─── RECORDS SHOWN

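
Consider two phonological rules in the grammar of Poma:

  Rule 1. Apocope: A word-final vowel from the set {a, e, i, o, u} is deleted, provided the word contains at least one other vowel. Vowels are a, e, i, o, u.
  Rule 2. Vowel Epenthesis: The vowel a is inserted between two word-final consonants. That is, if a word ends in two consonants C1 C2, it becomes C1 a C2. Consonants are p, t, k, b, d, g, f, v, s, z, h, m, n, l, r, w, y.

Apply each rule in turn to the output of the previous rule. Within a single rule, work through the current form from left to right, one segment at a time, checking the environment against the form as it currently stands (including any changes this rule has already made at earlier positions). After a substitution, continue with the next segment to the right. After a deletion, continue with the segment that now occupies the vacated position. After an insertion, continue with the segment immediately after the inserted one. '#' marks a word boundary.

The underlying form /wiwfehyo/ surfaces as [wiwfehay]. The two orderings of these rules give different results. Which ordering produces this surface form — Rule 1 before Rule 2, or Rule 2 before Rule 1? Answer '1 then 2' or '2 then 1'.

Order 1 then 2:
  1 Apocope: [wiwfehyo] → [wiwfehy]
  2 Vowel Epenthesis: [wiwfehy] → [wiwfehay]
  result: [wiwfehay]
Order 2 then 1:
  2 Vowel Epenthesis: no change — [wiwfehyo]
  1 Apocope: [wiwfehyo] → [wiwfehy]
  result: [wiwfehy]

1 then 2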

──────

TASK DETAILS ->
Return the complete material exactly as it reads.

REPLY ->
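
Consider two phonological rules in the grammar of Poma:

  Rule 1. Apocope: A word-final vowel from the set {a, e, i, o, u} is deleted, provided the word contains at least one other vowel. Vowels are a, e, i, o, u.
  Rule 2. Vowel Epenthesis: The vowel a is inserted between two word-final consonants. That is, if a word ends in two consonants C1 C2, it becomes C1 a C2. Consonants are p, t, k, b, d, g, f, v, s, z, h, m, n, l, r, w, y.

Apply each rule in turn to the output of the previous rule. Within a single rule, work through the current form from left to right, one segment at a time, checking the environment against the form as it currently stands (including any changes this rule has already made at earlier positions). After a substitution, continue with the next segment to the right. After a deletion, continue with the segment that now occupies the vacated position. After an insertion, continue with the segment immediately after the inserted one. '#' marks a word boundary.

The underlying form /wiwfehyo/ surfaces as [wiwfehay]. The two orderings of these rules give different results. Which ordering produces this surface form — Rule 1 before Rule 2, or Rule 2 before Rule 1? Answer '1 then 2' or '2 then 1'.

Order 1 then 2:
  1 Apocope: [wiwfehyo] → [wiwfehy]
  2 Vowel Epenthesis: [wiwfehy] → [wiwfehay]
  result: [wiwfehay]
Order 2 then 1:
  2 Vowel Epenthesis: no change — [wiwfehyo]
  1 Apocope: [wiwfehyo] → [wiwfehy]
  result: [wiwfehy]

1 then 2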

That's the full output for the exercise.